__About this exercise__
Identify each line below containing the string "rectilinear" and copy it.

(Collected data entries)
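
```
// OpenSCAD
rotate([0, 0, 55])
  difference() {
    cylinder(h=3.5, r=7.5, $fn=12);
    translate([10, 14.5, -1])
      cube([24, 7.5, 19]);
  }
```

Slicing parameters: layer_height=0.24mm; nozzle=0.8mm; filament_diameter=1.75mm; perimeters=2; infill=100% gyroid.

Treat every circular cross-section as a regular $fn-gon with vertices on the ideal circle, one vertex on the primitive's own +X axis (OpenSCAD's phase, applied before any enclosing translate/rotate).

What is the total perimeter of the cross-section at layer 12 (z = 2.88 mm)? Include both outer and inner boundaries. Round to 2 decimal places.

46.59 mm

At z = 2.88 mm: the cylinder: section is a regular 12-gon, circumradius r=7.5 (perimeter = 2·12·7.500·sin(180°/12) = 46.59 mm); the cube at (10, 14.5) is present — its section is the full 24×7.5 rectangle (perimeter 63.00 mm); Subtracting the remaining from the first: starting from the r=7.5 cylinder, the 24×7.5 cube at (10, 14.5) misses the remaining region (no effect) — boundary = 46.59 mm; (rotated 55° about Z; rotation is an isometry so areas/perimeters/island counts are preserved). Overall, the cross-section is a single solid region. Total boundary length (outer) = 46.59 mm.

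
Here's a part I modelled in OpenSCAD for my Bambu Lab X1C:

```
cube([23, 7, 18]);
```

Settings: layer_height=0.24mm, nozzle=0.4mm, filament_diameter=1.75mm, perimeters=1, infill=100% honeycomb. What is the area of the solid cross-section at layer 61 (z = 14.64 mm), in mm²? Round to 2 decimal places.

161.00 mm²

At z = 14.64 mm: the 23×7 cube contributes its full rectangle (area 161.00 mm²). Overall, the cross-section is a single solid region. Net area = 161.00 mm².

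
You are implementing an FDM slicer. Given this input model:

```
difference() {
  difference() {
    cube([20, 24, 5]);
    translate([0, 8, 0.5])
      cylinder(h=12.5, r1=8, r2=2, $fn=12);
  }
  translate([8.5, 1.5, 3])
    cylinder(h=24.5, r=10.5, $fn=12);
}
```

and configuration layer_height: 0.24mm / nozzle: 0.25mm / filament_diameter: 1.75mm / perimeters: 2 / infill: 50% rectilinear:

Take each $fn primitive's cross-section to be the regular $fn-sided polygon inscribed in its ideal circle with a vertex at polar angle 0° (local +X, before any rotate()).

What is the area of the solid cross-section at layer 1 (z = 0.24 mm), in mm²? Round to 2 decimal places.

At z = 0.24 mm: the cube (footprint 20×24) is included at this height (area 480.00 mm²); the cone at (0, 8) is absent (z outside [0.5, 13]); Subtracting the remaining from the first: none of the subtracted shapes is present at this height, so the 20×24 cube is unchanged — area = 480.00 mm²; the cylinder at (8.5, 1.5) is absent (z outside [3, 27.5]); After the difference (first − rest): none of the subtracted shapes is present at this height, so that combined region is unchanged — area = 480.00 mm². Overall, the cross-section is a single solid region. Net area = 480.00 mm².

480.00 mm²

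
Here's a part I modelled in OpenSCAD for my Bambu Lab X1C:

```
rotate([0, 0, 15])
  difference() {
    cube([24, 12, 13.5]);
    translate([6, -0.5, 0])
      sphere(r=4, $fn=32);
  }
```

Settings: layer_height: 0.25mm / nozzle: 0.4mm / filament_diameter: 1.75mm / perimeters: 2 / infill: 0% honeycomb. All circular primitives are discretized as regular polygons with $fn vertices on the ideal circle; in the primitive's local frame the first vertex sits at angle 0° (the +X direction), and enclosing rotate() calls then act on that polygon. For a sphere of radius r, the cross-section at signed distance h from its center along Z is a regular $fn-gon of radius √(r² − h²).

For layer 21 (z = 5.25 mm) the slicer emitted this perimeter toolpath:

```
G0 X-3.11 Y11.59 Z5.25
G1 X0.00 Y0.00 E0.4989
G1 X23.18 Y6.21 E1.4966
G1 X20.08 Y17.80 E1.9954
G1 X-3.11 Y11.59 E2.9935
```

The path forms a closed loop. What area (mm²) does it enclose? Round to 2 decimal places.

288.00 mm²

Apply the shoelace formula to the sequence of (X, Y) vertices; enclosed area = 288.00 mm².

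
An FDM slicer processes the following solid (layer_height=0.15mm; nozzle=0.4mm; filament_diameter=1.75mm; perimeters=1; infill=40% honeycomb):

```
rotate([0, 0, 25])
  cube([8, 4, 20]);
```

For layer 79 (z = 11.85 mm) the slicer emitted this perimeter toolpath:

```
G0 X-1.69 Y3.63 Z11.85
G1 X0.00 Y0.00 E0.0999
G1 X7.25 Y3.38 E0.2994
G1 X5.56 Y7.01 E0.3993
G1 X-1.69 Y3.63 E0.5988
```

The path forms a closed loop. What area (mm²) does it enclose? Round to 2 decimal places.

Apply the shoelace formula to the sequence of (X, Y) vertices; enclosed area = 32.03 mm².

32.03 mm²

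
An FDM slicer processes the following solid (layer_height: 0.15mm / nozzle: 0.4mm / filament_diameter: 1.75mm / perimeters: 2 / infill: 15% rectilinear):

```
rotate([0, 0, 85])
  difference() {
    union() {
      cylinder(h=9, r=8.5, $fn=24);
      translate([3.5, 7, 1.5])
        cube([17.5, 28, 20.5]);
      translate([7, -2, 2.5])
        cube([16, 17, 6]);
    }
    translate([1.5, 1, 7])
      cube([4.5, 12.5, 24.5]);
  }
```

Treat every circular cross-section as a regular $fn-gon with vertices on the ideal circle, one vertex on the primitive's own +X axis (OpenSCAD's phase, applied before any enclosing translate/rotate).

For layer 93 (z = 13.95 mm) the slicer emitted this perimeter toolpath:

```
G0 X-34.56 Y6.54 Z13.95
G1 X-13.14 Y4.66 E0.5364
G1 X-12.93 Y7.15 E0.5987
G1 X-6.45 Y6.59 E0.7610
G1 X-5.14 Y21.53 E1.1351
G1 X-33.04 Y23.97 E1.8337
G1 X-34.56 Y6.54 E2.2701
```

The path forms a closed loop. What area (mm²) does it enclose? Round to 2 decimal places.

473.78 mm²

Apply the shoelace formula to the sequence of (X, Y) vertices; enclosed area = 473.78 mm².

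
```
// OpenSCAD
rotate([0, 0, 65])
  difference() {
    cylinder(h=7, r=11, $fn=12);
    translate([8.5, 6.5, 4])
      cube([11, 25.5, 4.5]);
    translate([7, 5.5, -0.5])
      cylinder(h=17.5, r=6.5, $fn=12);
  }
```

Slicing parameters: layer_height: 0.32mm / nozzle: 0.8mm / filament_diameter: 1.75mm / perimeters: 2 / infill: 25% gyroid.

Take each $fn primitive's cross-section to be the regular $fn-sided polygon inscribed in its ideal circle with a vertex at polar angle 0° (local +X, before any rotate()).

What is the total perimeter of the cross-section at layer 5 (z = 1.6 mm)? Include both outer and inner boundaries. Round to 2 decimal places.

74.51 mm

At z = 1.6 mm: the r=11 cylinder gives a regular 12-gon of circumradius 11 (constant along its height) (perimeter = 2·12·11.000·sin(180°/12) = 68.33 mm); the cube at (8.5, 6.5) is not intersected at this z (z outside [4, 8.5]); the cylinder at (7, 5.5): section is a regular 12-gon, circumradius r=6.5 (perimeter = 2·12·6.500·sin(180°/12) = 40.38 mm); After the difference (first − rest): starting from the r=11 cylinder, the r=6.5 cylinder at (7, 5.5) partially overlaps it — only the 78.36 mm² overlap (of its 126.75 mm²) is removed, clipping the outline — boundary = 74.51 mm; (whole slice rotated 65° about Z — lengths, areas and connectivity unchanged). Overall, the cross-section is a single solid region. Total boundary length (outer) = 74.51 mm.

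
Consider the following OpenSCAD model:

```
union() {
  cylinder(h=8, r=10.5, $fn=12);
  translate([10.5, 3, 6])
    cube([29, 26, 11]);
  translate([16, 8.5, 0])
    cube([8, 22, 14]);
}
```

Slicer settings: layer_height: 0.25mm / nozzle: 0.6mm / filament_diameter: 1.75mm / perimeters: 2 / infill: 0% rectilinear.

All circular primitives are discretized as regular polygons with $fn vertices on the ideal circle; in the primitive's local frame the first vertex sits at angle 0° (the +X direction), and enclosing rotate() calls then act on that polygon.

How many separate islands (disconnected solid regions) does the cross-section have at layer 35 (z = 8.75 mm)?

1

At z = 8.75 mm: the cylinder is not intersected at this z (z outside [0, 8]); the 29×26 cube at (10.5, 3) contributes its full rectangle; the cube at (16, 8.5) is present — its section is the full 8×22 rectangle; Combining (union): the regions partially overlap (shared area 164.00 mm²), so overlapping operands fuse into one piece — 1 connected region. Overall, the cross-section is a single solid region. Island count = 1.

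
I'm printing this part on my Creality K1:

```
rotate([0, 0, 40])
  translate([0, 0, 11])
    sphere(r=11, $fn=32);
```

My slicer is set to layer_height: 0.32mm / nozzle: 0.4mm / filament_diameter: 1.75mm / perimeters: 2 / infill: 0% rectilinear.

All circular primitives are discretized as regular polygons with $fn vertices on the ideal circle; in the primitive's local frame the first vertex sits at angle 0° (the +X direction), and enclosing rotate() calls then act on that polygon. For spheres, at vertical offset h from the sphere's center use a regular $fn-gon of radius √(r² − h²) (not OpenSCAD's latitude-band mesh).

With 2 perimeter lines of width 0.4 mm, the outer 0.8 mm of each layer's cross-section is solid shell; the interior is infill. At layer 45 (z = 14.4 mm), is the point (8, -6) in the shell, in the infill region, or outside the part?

shell

At z = 14.4 mm: the r=11 sphere contributes a regular 32-gon of circumradius √(11²−3.4²) = 10.461; (rotated 40° about Z; rotation is an isometry so areas/perimeters/island counts are preserved). Overall, the cross-section is a single solid region. Undo the 40° rotation: the query point maps to (2.272, -9.739) in the un-rotated model frame. The nearest boundary edge runs (2.04, -10.26)→(4.00, -9.67); distance from the point to it = 0.43 mm. The point is inside the cross-section, 0.43 mm from the nearest boundary — within the 0.8 mm shell band (2 × 0.4).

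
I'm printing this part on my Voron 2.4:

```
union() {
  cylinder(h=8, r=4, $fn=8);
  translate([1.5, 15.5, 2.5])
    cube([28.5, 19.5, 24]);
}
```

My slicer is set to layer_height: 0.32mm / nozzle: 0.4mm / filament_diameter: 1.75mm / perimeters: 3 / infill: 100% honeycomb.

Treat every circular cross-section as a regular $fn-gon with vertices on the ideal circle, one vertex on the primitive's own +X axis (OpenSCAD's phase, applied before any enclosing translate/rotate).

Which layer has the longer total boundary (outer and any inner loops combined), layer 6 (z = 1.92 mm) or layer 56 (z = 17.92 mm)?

layer 56 (z = 17.92 mm)

Layer 6 (z = 1.92): the r=4 cylinder gives a regular 8-gon of circumradius 4 (constant along its height) (perimeter = 2·8·4.000·sin(180°/8) = 24.49 mm); the cube at (1.5, 15.5) does not reach this height (z outside [2.5, 26.5]); Taking the union: only the r=4 cylinder is present, so the union is just that shape — boundary = 24.49 mm. So its perimeter = 24.49 mm. Layer 56 (z = 17.92): the cylinder is not intersected at this z (z outside [0, 8]); the cube at (1.5, 15.5) is present — its section is the full 28.5×19.5 rectangle (perimeter 96.00 mm); Taking the union: only the 28.5×19.5 cube at (1.5, 15.5) is present, so the union is just that shape — boundary = 96.00 mm. So its perimeter = 96.00 mm. Layer 56 is larger (96.00 vs 24.49 mm).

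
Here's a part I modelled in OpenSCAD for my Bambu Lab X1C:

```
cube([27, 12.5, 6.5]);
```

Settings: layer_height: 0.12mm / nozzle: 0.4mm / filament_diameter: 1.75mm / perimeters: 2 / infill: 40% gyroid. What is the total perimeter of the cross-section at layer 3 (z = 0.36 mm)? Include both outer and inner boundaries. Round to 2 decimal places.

79.00 mm

At z = 0.36 mm: the cube (footprint 27×12.5) is included at this height (perimeter 79.00 mm). Overall, the cross-section is a single solid region. Total boundary length (outer) = 79.00 mm.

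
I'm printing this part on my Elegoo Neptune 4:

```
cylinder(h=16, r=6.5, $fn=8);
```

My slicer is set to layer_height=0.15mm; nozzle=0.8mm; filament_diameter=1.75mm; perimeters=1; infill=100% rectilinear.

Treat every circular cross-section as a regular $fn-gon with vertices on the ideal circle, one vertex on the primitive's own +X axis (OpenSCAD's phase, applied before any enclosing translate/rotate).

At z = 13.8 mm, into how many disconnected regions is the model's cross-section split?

1

At z = 13.8 mm: the cylinder: section is a regular 8-gon, circumradius r=6.5. The result has 1 disconnected region.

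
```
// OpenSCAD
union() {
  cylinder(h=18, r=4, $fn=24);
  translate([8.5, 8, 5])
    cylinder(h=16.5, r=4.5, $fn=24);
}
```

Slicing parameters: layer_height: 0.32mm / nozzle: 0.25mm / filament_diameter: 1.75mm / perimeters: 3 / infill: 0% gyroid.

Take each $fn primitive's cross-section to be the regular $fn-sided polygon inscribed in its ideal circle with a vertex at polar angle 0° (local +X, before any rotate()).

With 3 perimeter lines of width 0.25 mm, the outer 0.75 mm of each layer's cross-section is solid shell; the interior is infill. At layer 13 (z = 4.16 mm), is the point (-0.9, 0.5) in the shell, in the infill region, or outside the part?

infill

At z = 4.16 mm: the cylinder: section is a regular 24-gon, circumradius r=4; the cylinder at (8.5, 8) does not reach this height (z outside [5, 21.5]); Merging all regions: only the r=4 cylinder is present, so the union is just that shape — 1 connected region. Overall, the cross-section is a single solid region. The nearest boundary edge runs (-3.46, 2.00)→(-3.86, 1.04); distance from the point to it = 2.94 mm. The point is inside the cross-section and 2.94 mm from the nearest boundary — more than the 0.75 mm shell width (3 × 0.25), so it's in the infill interior.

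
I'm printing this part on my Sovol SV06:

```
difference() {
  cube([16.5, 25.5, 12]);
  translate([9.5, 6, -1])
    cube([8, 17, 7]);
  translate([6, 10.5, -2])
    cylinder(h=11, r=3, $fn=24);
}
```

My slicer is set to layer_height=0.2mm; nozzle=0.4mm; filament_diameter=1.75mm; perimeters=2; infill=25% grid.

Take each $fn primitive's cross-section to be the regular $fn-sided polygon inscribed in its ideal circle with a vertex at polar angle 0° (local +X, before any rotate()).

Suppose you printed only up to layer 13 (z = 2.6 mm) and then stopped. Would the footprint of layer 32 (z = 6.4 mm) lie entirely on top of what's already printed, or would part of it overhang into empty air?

Compare the two slices. At z = 2.6: the cube (footprint 16.5×25.5) is included at this height (area 420.75 mm²); the cube at (9.5, 6) (footprint 8×17) is included at this height (area 136.00 mm²); the r=3 cylinder at (6, 10.5) contributes a regular 24-gon of circumradius 3 (area = (24/2)·3.000²·sin(360°/24) = 27.95 mm²); Taking the first minus the rest: starting from the 16.5×25.5 cube (420.75 mm²), the 8×17 cube at (9.5, 6) partially overlaps it — only the 119.00 mm² overlap (of its 136.00 mm²) is removed, clipping the outline; the r=3 cylinder at (6, 10.5) lies wholly inside it (removes its full 27.95 mm² and its 18.80 mm outline becomes a hole wall) — area = 273.80 mm². At z = 6.4: the cube (footprint 16.5×25.5) is included at this height (area 420.75 mm²); the cube at (9.5, 6) does not reach this height (z outside [-1, 6]); the r=3 cylinder at (6, 10.5) gives a regular 24-gon of circumradius 3 (constant along its height) (area = (24/2)·3.000²·sin(360°/24) = 27.95 mm²); After the difference (first − rest): starting from the 16.5×25.5 cube (420.75 mm²), the r=3 cylinder at (6, 10.5) lies wholly inside it (removes its full 27.95 mm² and its 18.80 mm outline becomes a hole wall) — area = 392.80 mm². Checking containment: at z = 6.4 the cross-section extends beyond the z = 2.6 cross-section by about 119.00 mm².

part overhangs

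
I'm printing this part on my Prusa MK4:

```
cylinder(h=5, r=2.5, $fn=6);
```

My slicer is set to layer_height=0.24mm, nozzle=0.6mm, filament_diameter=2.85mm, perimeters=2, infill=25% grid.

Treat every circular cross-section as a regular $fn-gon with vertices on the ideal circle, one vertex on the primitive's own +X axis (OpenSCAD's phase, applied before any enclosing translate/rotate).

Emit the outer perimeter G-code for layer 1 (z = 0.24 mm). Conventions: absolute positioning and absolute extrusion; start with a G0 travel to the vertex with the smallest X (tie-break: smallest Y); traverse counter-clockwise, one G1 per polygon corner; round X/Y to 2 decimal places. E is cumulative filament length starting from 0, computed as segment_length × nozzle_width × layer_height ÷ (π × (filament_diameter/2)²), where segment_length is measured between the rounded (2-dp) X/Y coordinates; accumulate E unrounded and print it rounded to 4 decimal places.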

__Task response__
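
and configuration layer_height: 0.24mm / nozzle: 0.25mm / filament_diameter: 1.75mm / perimeters: 2 / infill: 50% rectilinear:
An FDM slicer processes the following solid (layer_height: 0.15mm / nozzle: 0.4mm / filament_diameter: 1.75mm / perimeters: 2 / infill: 15% rectilinear):
Slicer settings: layer_height: 0.25mm / nozzle: 0.6mm / filament_diameter: 1.75mm / perimeters: 2 / infill: 0% rectilinear.
My slicer is set to layer_height: 0.32mm / nozzle: 0.4mm / filament_diameter: 1.75mm / perimeters: 2 / infill: 0% rectilinear.
My slicer is set to layer_height=0.15mm; nozzle=0.8mm; filament_diameter=1.75mm; perimeters=1; infill=100% rectilinear.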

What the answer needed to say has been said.